Provided material -
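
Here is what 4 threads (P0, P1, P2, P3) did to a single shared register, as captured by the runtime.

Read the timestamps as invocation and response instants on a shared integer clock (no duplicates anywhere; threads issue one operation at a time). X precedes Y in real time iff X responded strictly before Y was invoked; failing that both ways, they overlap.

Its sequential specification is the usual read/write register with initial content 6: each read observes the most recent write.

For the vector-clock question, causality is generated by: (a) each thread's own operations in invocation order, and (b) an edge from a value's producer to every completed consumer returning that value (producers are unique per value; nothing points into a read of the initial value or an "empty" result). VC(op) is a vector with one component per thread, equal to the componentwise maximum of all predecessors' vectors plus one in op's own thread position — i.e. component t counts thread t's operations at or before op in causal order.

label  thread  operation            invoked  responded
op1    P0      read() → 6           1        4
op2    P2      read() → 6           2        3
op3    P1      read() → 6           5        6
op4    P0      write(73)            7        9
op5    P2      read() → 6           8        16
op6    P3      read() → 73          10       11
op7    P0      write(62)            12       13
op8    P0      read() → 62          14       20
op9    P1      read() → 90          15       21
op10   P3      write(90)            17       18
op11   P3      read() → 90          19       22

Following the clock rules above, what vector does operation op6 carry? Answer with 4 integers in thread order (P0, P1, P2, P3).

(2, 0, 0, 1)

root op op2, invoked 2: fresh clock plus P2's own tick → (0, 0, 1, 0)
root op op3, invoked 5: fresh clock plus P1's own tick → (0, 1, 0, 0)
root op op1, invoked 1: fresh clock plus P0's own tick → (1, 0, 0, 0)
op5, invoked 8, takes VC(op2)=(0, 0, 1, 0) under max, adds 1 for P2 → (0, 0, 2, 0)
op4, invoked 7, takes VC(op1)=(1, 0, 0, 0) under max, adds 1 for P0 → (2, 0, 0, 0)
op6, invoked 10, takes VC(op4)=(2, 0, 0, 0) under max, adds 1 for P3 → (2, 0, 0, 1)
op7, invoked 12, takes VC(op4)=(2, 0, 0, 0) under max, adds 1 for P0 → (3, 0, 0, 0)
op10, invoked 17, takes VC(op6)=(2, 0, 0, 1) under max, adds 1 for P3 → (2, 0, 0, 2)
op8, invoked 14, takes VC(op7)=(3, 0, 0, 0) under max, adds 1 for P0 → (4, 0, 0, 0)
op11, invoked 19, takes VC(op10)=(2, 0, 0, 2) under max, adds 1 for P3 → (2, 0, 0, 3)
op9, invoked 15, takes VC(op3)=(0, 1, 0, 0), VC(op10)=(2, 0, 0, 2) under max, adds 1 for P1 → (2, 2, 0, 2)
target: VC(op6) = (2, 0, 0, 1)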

--

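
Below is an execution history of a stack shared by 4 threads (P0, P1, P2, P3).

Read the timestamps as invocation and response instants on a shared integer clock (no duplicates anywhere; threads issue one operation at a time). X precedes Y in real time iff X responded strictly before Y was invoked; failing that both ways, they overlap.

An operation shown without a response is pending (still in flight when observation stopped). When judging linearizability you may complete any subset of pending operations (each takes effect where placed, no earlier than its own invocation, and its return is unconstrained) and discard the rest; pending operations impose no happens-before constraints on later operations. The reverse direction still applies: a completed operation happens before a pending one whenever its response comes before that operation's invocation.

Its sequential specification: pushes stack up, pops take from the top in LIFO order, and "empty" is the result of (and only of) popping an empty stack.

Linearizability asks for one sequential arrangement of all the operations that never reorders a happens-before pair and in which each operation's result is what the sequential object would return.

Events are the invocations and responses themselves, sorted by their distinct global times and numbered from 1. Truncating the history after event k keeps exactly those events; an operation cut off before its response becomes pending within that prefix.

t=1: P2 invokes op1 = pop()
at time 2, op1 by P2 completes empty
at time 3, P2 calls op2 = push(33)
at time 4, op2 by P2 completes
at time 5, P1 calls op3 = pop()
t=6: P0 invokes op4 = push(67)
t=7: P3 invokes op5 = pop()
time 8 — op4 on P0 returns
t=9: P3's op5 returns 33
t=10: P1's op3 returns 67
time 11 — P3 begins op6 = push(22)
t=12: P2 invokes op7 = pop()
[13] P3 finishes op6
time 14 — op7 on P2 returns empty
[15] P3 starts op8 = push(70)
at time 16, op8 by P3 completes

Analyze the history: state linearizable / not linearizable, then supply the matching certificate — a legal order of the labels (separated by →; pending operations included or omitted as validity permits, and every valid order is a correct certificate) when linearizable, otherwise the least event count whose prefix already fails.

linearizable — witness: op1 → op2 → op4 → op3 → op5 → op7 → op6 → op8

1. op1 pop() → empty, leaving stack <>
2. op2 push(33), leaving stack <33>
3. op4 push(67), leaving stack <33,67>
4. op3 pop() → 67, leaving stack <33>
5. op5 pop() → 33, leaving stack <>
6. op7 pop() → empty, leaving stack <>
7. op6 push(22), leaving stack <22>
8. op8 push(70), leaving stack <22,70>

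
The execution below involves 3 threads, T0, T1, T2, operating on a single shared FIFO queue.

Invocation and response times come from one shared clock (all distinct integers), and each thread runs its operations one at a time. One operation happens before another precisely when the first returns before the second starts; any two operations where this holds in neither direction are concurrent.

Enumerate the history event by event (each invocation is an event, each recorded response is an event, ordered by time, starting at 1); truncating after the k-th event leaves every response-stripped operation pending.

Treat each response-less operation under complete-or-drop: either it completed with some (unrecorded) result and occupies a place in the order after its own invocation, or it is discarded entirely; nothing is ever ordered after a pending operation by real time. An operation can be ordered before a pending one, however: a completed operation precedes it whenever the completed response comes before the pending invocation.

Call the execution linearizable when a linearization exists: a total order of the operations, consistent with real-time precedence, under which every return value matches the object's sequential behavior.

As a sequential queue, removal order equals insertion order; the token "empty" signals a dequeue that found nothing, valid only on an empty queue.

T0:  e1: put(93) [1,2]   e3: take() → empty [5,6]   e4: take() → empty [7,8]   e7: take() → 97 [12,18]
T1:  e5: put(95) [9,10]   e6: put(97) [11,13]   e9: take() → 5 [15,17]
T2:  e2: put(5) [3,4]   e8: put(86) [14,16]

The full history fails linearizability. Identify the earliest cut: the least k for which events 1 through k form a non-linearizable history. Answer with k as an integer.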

Aim of the task - From the records above, print exactly the lines that run from the line with "time 8 — op4 on P0 returns" to the line with "Invocation and response times", inclusive.

Response below -
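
time 8 — op4 on P0 returns
t=9: P3's op5 returns 33
t=10: P1's op3 returns 67
time 11 — P3 begins op6 = push(22)
t=12: P2 invokes op7 = pop()
[13] P3 finishes op6
time 14 — op7 on P2 returns empty
[15] P3 starts op8 = push(70)
at time 16, op8 by P3 completes

Analyze the history: state linearizable / not linearizable, then supply the matching certificate — a legal order of the labels (separated by →; pending operations included or omitted as validity permits, and every valid order is a correct certificate) when linearizable, otherwise the least event count whose prefix already fails.

linearizable — witness: op1 → op2 → op4 → op3 → op5 → op7 → op6 → op8

1. op1 pop() → empty, leaving stack <>
2. op2 push(33), leaving stack <33>
3. op4 push(67), leaving stack <33,67>
4. op3 pop() → 67, leaving stack <33>
5. op5 pop() → 33, leaving stack <>
6. op7 pop() → empty, leaving stack <>
7. op6 push(22), leaving stack <22>
8. op8 push(70), leaving stack <22,70>

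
The execution below involves 3 threads, T0, T1, T2, operating on a single shared FIFO queue.

Invocation and response times come from one shared clock (all distinct integers), and each thread runs its operations one at a time. One operation happens before another precisely when the first returns before the second starts; any two operations where this holds in neither direction are concurrent.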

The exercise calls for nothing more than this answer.